:: Material provided ::

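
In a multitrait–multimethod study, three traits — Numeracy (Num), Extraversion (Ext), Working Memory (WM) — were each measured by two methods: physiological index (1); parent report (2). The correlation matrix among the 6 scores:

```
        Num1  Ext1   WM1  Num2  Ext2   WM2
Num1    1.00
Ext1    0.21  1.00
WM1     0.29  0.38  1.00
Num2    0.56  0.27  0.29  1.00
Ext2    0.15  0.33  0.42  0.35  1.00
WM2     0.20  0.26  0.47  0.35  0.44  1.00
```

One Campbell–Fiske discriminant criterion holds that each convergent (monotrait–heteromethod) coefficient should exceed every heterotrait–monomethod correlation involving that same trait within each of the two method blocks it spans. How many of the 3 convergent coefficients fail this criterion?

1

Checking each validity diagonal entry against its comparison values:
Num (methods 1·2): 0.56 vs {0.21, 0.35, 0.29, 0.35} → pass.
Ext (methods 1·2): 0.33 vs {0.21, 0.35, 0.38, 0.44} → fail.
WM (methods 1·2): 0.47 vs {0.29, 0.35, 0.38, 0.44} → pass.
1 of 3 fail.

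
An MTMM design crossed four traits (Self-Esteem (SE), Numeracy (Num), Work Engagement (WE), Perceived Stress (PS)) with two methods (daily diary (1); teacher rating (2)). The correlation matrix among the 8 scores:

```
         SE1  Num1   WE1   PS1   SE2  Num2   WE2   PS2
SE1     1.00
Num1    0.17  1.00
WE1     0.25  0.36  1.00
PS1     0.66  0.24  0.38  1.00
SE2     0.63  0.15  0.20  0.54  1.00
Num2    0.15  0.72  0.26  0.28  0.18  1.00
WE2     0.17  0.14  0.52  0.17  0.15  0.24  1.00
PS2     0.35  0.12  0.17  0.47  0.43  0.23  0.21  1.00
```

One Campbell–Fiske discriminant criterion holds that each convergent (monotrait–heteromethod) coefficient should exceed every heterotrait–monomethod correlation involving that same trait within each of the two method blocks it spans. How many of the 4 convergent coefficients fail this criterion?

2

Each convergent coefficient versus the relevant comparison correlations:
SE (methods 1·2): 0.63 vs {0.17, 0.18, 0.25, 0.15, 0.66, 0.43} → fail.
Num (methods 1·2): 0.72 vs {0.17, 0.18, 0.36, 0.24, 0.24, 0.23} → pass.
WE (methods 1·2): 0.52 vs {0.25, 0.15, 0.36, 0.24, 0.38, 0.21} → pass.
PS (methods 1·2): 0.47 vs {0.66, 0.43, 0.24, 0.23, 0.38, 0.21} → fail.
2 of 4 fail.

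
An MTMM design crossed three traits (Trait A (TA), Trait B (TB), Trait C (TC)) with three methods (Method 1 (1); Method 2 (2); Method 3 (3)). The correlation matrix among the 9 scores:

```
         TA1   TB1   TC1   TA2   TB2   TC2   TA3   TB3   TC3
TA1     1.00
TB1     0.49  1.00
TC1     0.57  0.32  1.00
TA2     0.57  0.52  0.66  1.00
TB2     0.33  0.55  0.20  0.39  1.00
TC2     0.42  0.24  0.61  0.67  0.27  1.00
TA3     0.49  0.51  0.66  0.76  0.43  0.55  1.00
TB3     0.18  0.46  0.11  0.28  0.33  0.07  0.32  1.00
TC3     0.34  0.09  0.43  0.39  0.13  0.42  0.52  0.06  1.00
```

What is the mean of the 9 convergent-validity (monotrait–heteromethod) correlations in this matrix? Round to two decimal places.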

:::

_Exercise:_
Return every entry exactly as given.

_Task response:_
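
In a multitrait–multimethod study, three traits — Numeracy (Num), Extraversion (Ext), Working Memory (WM) — were each measured by two methods: physiological index (1); parent report (2). The correlation matrix among the 6 scores:

```
        Num1  Ext1   WM1  Num2  Ext2   WM2
Num1    1.00
Ext1    0.21  1.00
WM1     0.29  0.38  1.00
Num2    0.56  0.27  0.29  1.00
Ext2    0.15  0.33  0.42  0.35  1.00
WM2     0.20  0.26  0.47  0.35  0.44  1.00
```

One Campbell–Fiske discriminant criterion holds that each convergent (monotrait–heteromethod) coefficient should exceed every heterotrait–monomethod correlation involving that same trait within each of the two method blocks it spans. How many of the 3 convergent coefficients fail this criterion?

1

Checking each validity diagonal entry against its comparison values:
Num (methods 1·2): 0.56 vs {0.21, 0.35, 0.29, 0.35} → pass.
Ext (methods 1·2): 0.33 vs {0.21, 0.35, 0.38, 0.44} → fail.
WM (methods 1·2): 0.47 vs {0.29, 0.35, 0.38, 0.44} → pass.
1 of 3 fail.

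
An MTMM design crossed four traits (Self-Esteem (SE), Numeracy (Num), Work Engagement (WE), Perceived Stress (PS)) with two methods (daily diary (1); teacher rating (2)). The correlation matrix among the 8 scores:

```
         SE1  Num1   WE1   PS1   SE2  Num2   WE2   PS2
SE1     1.00
Num1    0.17  1.00
WE1     0.25  0.36  1.00
PS1     0.66  0.24  0.38  1.00
SE2     0.63  0.15  0.20  0.54  1.00
Num2    0.15  0.72  0.26  0.28  0.18  1.00
WE2     0.17  0.14  0.52  0.17  0.15  0.24  1.00
PS2     0.35  0.12  0.17  0.47  0.43  0.23  0.21  1.00
```

One Campbell–Fiske discriminant criterion holds that each convergent (monotrait–heteromethod) coefficient should exceed every heterotrait–monomethod correlation involving that same trait within each of the two method blocks it spans. How many of the 4 convergent coefficients fail this criterion?

2

Each convergent coefficient versus the relevant comparison correlations:
SE (methods 1·2): 0.63 vs {0.17, 0.18, 0.25, 0.15, 0.66, 0.43} → fail.
Num (methods 1·2): 0.72 vs {0.17, 0.18, 0.36, 0.24, 0.24, 0.23} → pass.
WE (methods 1·2): 0.52 vs {0.25, 0.15, 0.36, 0.24, 0.38, 0.21} → pass.
PS (methods 1·2): 0.47 vs {0.66, 0.43, 0.24, 0.23, 0.38, 0.21} → fail.
2 of 4 fail.

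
An MTMM design crossed three traits (Trait A (TA), Trait B (TB), Trait C (TC)) with three methods (Method 1 (1); Method 2 (2); Method 3 (3)). The correlation matrix among the 9 scores:

```
         TA1   TB1   TC1   TA2   TB2   TC2   TA3   TB3   TC3
TA1     1.00
TB1     0.49  1.00
TC1     0.57  0.32  1.00
TA2     0.57  0.52  0.66  1.00
TB2     0.33  0.55  0.20  0.39  1.00
TC2     0.42  0.24  0.61  0.67  0.27  1.00
TA3     0.49  0.51  0.66  0.76  0.43  0.55  1.00
TB3     0.18  0.46  0.11  0.28  0.33  0.07  0.32  1.00
TC3     0.34  0.09  0.43  0.39  0.13  0.42  0.52  0.06  1.00
```

What is the mean of the 9 convergent-validity (monotrait–heteromethod) correlations in this matrix? Round to two decimal places.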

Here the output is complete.